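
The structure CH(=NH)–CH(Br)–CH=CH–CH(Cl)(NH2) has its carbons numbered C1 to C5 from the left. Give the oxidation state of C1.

+1

C1 has one bond to C (0), a double bond to N (2×+1 = +2), one bond to H (-1).
Oxidation state = 0 + 2 − 1 = +1.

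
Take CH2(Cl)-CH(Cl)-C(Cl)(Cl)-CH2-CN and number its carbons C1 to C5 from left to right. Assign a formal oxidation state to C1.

-1

C1 has one bond to C (0), one bond to Cl (+1), one bond to H (-1), one bond to H (-1).
Oxidation state = 0 + 1 − 1 − 1 = -1.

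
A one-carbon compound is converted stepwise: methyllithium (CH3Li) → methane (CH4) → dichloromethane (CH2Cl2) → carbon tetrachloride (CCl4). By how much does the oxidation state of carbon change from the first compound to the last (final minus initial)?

+8

Carbon oxidation states along the series — methyllithium: -4, methane: -4, dichloromethane: 0, carbon tetrachloride: +4.
Net change = +4 − (-4) = +8.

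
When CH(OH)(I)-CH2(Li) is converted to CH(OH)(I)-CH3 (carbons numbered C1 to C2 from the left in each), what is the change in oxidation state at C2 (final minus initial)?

0

Before: C2 has 1 bond to C, 2 bonds to H, 1 bond to Li → oxidation state -3.
After: C2 has 1 bond to C, 3 bonds to H → oxidation state -3.
Δ = -3 − (-3) = 0, so no net redox change at C2.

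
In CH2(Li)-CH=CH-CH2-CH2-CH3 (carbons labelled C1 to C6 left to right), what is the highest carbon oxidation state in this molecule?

Bonds to more-electronegative neighbours contribute +1 each, bonds to H or metals contribute −1 each, and C–C bonds contribute 0. Tallying each carbon:
C1: 1C, 2H, 1Li → 0 − 2 − 1 = -3
C2: 3C, 1H → 0 − 1 = -1
C3: 3C, 1H → 0 − 1 = -1
C4: 2C, 2H → 0 − 2 = -2
C5: 2C, 2H → 0 − 2 = -2
C6: 1C, 3H → 0 − 3 = -3
The highest value is -1.

-1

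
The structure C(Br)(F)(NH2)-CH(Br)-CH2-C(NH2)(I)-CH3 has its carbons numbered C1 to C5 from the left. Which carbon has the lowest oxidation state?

C5

Bonds to more-electronegative neighbours contribute +1 each, bonds to H or metals contribute −1 each, and C–C bonds contribute 0. Tallying each carbon:
C1: 1C, 1N, 1F, 1Br → 0 + 1 + 1 + 1 = +3
C2: 2C, 1H, 1Br → 0 − 1 + 1 = 0
C3: 2C, 2H → 0 − 2 = -2
C4: 2C, 1N, 1I → 0 + 1 + 1 = +2
C5: 1C, 3H → 0 − 3 = -3
The most reduced carbon is C5 at -3.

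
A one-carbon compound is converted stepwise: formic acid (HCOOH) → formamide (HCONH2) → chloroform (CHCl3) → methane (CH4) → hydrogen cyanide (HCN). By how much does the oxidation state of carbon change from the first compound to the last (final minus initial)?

Carbon oxidation states along the series — formic acid: +2, formamide: +2, chloroform: +2, methane: -4, hydrogen cyanide: +2.
Net change = +2 − (+2) = 0.

0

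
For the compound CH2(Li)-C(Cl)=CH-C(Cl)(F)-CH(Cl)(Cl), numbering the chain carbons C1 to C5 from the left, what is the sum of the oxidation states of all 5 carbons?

0

Each bond to a more electronegative atom (O, N, halogen) counts +1, each bond to a less electronegative atom (H, metal, B, Si) counts −1, and each C–C bond counts 0. Tallying each carbon:
C1: 1C, 2H, 1Li → 0 − 2 − 1 = -3
C2: 3C, 1Cl → 0 + 1 = +1
C3: 3C, 1H → 0 − 1 = -1
C4: 2C, 1F, 1Cl → 0 + 1 + 1 = +2
C5: 1C, 1H, 2Cl → 0 − 1 + 2 = +1
Sum = -3 + 1 − 1 + 2 + 1 = 0.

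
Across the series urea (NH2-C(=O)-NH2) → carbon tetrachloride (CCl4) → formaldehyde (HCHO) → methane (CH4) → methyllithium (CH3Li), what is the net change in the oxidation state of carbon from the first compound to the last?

Carbon oxidation states along the series — urea: +4, carbon tetrachloride: +4, formaldehyde: 0, methane: -4, methyllithium: -4.
Net change = -4 − (+4) = -8.

-8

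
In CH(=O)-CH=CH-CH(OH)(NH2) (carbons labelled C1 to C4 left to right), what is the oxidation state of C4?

+1

C4 has one bond to C (0), one bond to O (+1), one bond to H (-1), one bond to N (+1).
Oxidation state = 0 + 1 − 1 + 1 = +1.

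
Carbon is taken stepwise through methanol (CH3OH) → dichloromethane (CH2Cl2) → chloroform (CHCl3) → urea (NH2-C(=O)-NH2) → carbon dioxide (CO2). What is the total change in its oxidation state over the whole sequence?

+6

Carbon oxidation states along the series — methanol: -2, dichloromethane: 0, chloroform: +2, urea: +4, carbon dioxide: +4.
Net change = +4 − (-2) = +6.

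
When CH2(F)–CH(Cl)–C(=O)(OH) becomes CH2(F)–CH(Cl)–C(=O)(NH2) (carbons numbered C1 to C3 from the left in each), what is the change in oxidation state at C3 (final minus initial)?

Before: C3 has 1 bond to C, 3 bonds to O → oxidation state +3.
After: C3 has 1 bond to C, 2 bonds to O, 1 bond to N → oxidation state +3.
Δ = +3 − (+3) = 0, so no net redox change at C3.

0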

## [EXERCISE INSTRUCTIONS]
What is needed is an exact copy of the lines from the one containing "When CH2(F)–CH(Cl)–C(=O)(OH) becomes" through the last line of the records above, both included.

## [TASK RESPONSE]
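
When CH2(F)–CH(Cl)–C(=O)(OH) becomes CH2(F)–CH(Cl)–C(=O)(NH2) (carbons numbered C1 to C3 from the left in each), what is the change in oxidation state at C3 (final minus initial)?

Before: C3 has 1 bond to C, 3 bonds to O → oxidation state +3.
After: C3 has 1 bond to C, 2 bonds to O, 1 bond to N → oxidation state +3.
Δ = +3 − (+3) = 0, so no net redox change at C3.

0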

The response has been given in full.